*WORK TO COMPLETE*: Show only those lines of the entries where the string "simple" is found.

BEGIN

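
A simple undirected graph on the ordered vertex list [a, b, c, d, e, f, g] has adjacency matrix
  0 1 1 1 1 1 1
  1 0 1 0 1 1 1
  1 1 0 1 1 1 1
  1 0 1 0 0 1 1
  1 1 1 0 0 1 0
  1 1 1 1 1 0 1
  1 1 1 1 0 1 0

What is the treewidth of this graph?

4

A width-4 tree decomposition is:
Bags: B1 = {a, c, d, f, g}  B2 = {a, b, c, f, g}  B3 = {a, b, c, e, f}
Tree: B1–B2, B2–B3
The largest bag has 5 vertices, giving width 4; this decomposition certifies tw(G) ≤ 4. On the other hand G contains the 5-clique {a, c, d, f, g}. A clique must lie in a single bag of any decomposition, so no decomposition can have width below 4. The upper and lower bounds meet at 4, so that is the treewidth.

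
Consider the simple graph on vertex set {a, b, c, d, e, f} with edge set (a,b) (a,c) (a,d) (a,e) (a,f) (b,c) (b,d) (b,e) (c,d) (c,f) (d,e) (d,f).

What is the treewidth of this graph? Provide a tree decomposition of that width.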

END

*EXPECTED OUTPUT*:
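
A simple undirected graph on the ordered vertex list [a, b, c, d, e, f, g] has adjacency matrix
Consider the simple graph on vertex set {a, b, c, d, e, f} with edge set (a,b) (a,c) (a,d) (a,e) (a,f) (b,c) (b,d) (b,e) (c,d) (c,f) (d,e) (d,f).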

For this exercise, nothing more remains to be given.